=== Section Start ===
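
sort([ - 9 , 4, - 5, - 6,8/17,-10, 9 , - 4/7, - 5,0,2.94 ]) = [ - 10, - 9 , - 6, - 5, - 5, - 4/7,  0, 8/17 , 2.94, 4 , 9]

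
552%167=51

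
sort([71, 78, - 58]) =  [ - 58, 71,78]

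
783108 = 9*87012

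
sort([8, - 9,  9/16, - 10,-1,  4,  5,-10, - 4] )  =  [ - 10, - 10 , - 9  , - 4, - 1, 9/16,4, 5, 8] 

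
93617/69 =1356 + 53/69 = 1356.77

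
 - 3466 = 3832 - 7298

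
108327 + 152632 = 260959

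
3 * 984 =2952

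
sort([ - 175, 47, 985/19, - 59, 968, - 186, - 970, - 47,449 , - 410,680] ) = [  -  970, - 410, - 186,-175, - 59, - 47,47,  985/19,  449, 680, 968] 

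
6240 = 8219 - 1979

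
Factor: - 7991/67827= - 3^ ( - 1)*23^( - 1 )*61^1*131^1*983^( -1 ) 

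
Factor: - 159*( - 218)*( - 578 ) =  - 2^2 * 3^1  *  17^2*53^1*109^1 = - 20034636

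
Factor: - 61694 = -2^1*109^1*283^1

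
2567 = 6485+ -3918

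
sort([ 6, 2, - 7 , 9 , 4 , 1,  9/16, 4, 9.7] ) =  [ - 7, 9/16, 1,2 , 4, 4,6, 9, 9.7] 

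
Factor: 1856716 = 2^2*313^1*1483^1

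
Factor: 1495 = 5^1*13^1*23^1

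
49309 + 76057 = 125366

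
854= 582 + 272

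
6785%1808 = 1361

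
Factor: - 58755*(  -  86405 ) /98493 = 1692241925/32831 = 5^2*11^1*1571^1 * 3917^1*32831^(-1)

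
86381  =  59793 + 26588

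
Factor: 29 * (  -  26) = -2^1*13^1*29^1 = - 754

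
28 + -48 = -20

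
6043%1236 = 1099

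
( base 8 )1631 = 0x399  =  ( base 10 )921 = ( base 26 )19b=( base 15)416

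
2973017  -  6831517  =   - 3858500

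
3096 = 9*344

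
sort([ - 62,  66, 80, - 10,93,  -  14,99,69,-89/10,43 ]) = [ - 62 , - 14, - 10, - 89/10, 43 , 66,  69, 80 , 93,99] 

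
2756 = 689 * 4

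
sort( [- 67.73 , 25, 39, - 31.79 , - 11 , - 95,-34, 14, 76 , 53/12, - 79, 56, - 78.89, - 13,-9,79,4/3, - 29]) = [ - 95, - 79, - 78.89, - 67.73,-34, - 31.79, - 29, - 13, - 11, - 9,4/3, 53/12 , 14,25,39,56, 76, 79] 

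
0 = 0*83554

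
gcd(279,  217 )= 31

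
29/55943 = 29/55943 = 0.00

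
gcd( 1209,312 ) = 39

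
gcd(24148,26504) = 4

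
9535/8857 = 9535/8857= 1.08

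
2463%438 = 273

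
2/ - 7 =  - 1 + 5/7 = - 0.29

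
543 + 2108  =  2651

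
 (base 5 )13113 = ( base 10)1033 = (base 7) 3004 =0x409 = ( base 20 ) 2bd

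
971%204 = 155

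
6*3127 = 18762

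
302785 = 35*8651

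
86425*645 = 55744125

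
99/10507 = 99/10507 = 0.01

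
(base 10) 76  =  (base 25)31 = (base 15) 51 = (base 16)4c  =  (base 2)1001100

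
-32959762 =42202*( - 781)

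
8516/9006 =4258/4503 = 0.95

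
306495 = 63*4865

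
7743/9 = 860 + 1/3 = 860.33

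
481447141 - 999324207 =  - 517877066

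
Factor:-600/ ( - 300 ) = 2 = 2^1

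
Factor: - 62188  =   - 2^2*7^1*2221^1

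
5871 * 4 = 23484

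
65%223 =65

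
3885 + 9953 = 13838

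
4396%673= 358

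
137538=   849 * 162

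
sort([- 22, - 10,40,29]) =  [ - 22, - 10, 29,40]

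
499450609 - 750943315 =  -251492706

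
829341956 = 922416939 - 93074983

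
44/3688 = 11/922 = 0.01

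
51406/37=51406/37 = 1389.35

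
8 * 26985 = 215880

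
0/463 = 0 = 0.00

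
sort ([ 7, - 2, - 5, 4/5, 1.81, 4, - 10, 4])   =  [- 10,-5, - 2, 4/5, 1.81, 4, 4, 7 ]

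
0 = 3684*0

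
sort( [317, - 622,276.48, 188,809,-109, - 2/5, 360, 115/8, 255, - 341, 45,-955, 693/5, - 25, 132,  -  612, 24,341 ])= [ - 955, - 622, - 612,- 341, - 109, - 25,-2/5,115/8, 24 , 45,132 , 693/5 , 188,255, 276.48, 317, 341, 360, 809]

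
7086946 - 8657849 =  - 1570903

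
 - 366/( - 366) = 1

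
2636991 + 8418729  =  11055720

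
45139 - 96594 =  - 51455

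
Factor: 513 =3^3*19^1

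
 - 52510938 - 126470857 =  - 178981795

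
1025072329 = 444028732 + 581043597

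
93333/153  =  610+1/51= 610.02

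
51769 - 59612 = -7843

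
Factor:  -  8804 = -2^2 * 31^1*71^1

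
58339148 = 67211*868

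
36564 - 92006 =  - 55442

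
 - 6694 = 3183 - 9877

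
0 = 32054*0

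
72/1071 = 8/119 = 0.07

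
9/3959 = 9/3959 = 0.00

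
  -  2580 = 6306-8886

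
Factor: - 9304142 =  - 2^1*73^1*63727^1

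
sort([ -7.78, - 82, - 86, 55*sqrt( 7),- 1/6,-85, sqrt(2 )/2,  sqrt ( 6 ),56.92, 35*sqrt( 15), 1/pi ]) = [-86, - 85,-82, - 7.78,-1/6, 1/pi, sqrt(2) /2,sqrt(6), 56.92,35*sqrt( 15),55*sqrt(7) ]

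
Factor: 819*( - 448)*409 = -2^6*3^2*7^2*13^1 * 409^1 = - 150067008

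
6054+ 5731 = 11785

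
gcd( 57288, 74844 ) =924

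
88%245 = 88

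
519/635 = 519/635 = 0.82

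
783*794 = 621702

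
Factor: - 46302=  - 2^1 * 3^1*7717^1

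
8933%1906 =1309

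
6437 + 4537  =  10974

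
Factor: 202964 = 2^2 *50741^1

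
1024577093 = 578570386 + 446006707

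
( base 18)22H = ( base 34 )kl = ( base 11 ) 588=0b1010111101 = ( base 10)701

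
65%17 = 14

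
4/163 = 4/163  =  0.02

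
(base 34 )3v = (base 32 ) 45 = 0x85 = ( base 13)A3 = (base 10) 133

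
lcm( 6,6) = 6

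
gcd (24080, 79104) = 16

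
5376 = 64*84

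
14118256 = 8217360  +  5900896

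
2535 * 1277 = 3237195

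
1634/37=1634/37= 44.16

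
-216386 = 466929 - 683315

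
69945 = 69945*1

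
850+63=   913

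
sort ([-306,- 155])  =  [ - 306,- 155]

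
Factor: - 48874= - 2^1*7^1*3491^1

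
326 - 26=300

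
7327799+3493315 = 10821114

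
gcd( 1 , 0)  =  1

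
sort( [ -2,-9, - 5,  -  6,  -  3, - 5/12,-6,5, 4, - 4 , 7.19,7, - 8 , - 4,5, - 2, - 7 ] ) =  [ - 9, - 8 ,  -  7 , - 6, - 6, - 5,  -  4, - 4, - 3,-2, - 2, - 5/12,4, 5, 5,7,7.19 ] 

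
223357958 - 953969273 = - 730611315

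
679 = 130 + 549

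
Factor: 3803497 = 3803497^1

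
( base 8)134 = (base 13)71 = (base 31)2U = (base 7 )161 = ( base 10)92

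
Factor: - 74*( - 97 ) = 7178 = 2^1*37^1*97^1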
=== Section End ===
◆ **Task instructions**: Restate the listing above word for word.

◆ **Written answer**:
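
sort([ - 9 , 4, - 5, - 6,8/17,-10, 9 , - 4/7, - 5,0,2.94 ]) = [ - 10, - 9 , - 6, - 5, - 5, - 4/7,  0, 8/17 , 2.94, 4 , 9]

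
552%167=51

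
sort([71, 78, - 58]) =  [ - 58, 71,78]

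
783108 = 9*87012

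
sort([8, - 9,  9/16, - 10,-1,  4,  5,-10, - 4] )  =  [ - 10, - 10 , - 9  , - 4, - 1, 9/16,4, 5, 8] 

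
93617/69 =1356 + 53/69 = 1356.77

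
 - 3466 = 3832 - 7298

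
108327 + 152632 = 260959

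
3 * 984 =2952

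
sort([ - 175, 47, 985/19, - 59, 968, - 186, - 970, - 47,449 , - 410,680] ) = [  -  970, - 410, - 186,-175, - 59, - 47,47,  985/19,  449, 680, 968] 

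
6240 = 8219 - 1979

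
Factor: - 7991/67827= - 3^ ( - 1)*23^( - 1 )*61^1*131^1*983^( -1 ) 

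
Factor: - 159*( - 218)*( - 578 ) =  - 2^2 * 3^1  *  17^2*53^1*109^1 = - 20034636

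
Factor: - 61694 = -2^1*109^1*283^1

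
2567 = 6485+ -3918

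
sort([ 6, 2, - 7 , 9 , 4 , 1,  9/16, 4, 9.7] ) =  [ - 7, 9/16, 1,2 , 4, 4,6, 9, 9.7] 

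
Factor: 1856716 = 2^2*313^1*1483^1

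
Factor: 1495 = 5^1*13^1*23^1

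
49309 + 76057 = 125366

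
854= 582 + 272

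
6785%1808 = 1361

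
Factor: - 58755*(  -  86405 ) /98493 = 1692241925/32831 = 5^2*11^1*1571^1 * 3917^1*32831^(-1)

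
86381  =  59793 + 26588

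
Factor: 29 * (  -  26) = -2^1*13^1*29^1 = - 754

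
28 + -48 = -20

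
6043%1236 = 1099

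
( base 8 )1631 = 0x399  =  ( base 10 )921 = ( base 26 )19b=( base 15)416

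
2973017  -  6831517  =   - 3858500

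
3096 = 9*344

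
sort([ - 62,  66, 80, - 10,93,  -  14,99,69,-89/10,43 ]) = [ - 62 , - 14, - 10, - 89/10, 43 , 66,  69, 80 , 93,99] 

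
2756 = 689 * 4

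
sort( [- 67.73 , 25, 39, - 31.79 , - 11 , - 95,-34, 14, 76 , 53/12, - 79, 56, - 78.89, - 13,-9,79,4/3, - 29]) = [ - 95, - 79, - 78.89, - 67.73,-34, - 31.79, - 29, - 13, - 11, - 9,4/3, 53/12 , 14,25,39,56, 76, 79] 

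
0 = 0*83554

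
gcd(279,  217 )= 31

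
29/55943 = 29/55943 = 0.00

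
gcd( 1209,312 ) = 39

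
gcd(24148,26504) = 4

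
9535/8857 = 9535/8857= 1.08

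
2463%438 = 273

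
2/ - 7 =  - 1 + 5/7 = - 0.29

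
543 + 2108  =  2651

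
 (base 5 )13113 = ( base 10)1033 = (base 7) 3004 =0x409 = ( base 20 ) 2bd

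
971%204 = 155

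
6*3127 = 18762

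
302785 = 35*8651

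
86425*645 = 55744125

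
99/10507 = 99/10507 = 0.01

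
(base 10) 76  =  (base 25)31 = (base 15) 51 = (base 16)4c  =  (base 2)1001100

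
-32959762 =42202*( - 781)

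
8516/9006 =4258/4503 = 0.95

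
306495 = 63*4865

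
7743/9 = 860 + 1/3 = 860.33

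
481447141 - 999324207 =  - 517877066

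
Factor:-600/ ( - 300 ) = 2 = 2^1

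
Factor: - 62188  =   - 2^2*7^1*2221^1

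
5871 * 4 = 23484

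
65%223 =65

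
3885 + 9953 = 13838

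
4396%673= 358

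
137538=   849 * 162

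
sort([- 22, - 10,40,29]) =  [ - 22, - 10, 29,40]

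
499450609 - 750943315 =  -251492706

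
829341956 = 922416939 - 93074983

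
44/3688 = 11/922 = 0.01

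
51406/37=51406/37 = 1389.35

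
8 * 26985 = 215880

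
0/463 = 0 = 0.00

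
sort ([ 7, - 2, - 5, 4/5, 1.81, 4, - 10, 4])   =  [- 10,-5, - 2, 4/5, 1.81, 4, 4, 7 ]

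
0 = 3684*0

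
sort( [317, - 622,276.48, 188,809,-109, - 2/5, 360, 115/8, 255, - 341, 45,-955, 693/5, - 25, 132,  -  612, 24,341 ])= [ - 955, - 622, - 612,- 341, - 109, - 25,-2/5,115/8, 24 , 45,132 , 693/5 , 188,255, 276.48, 317, 341, 360, 809]

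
7086946 - 8657849 =  - 1570903

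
 - 366/( - 366) = 1

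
2636991 + 8418729  =  11055720

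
45139 - 96594 =  - 51455

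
Factor: 513 =3^3*19^1

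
 - 52510938 - 126470857 =  - 178981795

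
1025072329 = 444028732 + 581043597

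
93333/153  =  610+1/51= 610.02

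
51769 - 59612 = -7843

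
Factor:  -  8804 = -2^2 * 31^1*71^1

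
58339148 = 67211*868

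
36564 - 92006 =  - 55442

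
 - 6694 = 3183 - 9877

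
0 = 32054*0

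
72/1071 = 8/119 = 0.07

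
9/3959 = 9/3959 = 0.00

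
  -  2580 = 6306-8886

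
Factor: - 9304142 =  - 2^1*73^1*63727^1

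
sort([ -7.78, - 82, - 86, 55*sqrt( 7),- 1/6,-85, sqrt(2 )/2,  sqrt ( 6 ),56.92, 35*sqrt( 15), 1/pi ]) = [-86, - 85,-82, - 7.78,-1/6, 1/pi, sqrt(2) /2,sqrt(6), 56.92,35*sqrt( 15),55*sqrt(7) ]

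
Factor: 819*( - 448)*409 = -2^6*3^2*7^2*13^1 * 409^1 = - 150067008

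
6054+ 5731 = 11785

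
gcd( 57288, 74844 ) =924

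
88%245 = 88

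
519/635 = 519/635 = 0.82

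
783*794 = 621702

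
Factor: - 46302=  - 2^1 * 3^1*7717^1

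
8933%1906 =1309

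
6437 + 4537  =  10974

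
Factor: 202964 = 2^2 *50741^1

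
1024577093 = 578570386 + 446006707

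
( base 18)22H = ( base 34 )kl = ( base 11 ) 588=0b1010111101 = ( base 10)701

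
65%17 = 14

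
4/163 = 4/163  =  0.02

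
(base 34 )3v = (base 32 ) 45 = 0x85 = ( base 13)A3 = (base 10) 133

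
lcm( 6,6) = 6

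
gcd (24080, 79104) = 16

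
5376 = 64*84

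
14118256 = 8217360  +  5900896

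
2535 * 1277 = 3237195

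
1634/37=1634/37= 44.16

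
-216386 = 466929 - 683315

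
69945 = 69945*1

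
850+63=   913

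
sort ([-306,- 155])  =  [ - 306,- 155]

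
Factor: - 48874= - 2^1*7^1*3491^1

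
326 - 26=300

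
7327799+3493315 = 10821114

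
gcd( 1 , 0)  =  1

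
sort( [ -2,-9, - 5,  -  6,  -  3, - 5/12,-6,5, 4, - 4 , 7.19,7, - 8 , - 4,5, - 2, - 7 ] ) =  [ - 9, - 8 ,  -  7 , - 6, - 6, - 5,  -  4, - 4, - 3,-2, - 2, - 5/12,4, 5, 5,7,7.19 ] 

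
223357958 - 953969273 = - 730611315

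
679 = 130 + 549

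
Factor: 3803497 = 3803497^1

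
( base 8)134 = (base 13)71 = (base 31)2U = (base 7 )161 = ( base 10)92

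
Factor: - 74*( - 97 ) = 7178 = 2^1*37^1*97^1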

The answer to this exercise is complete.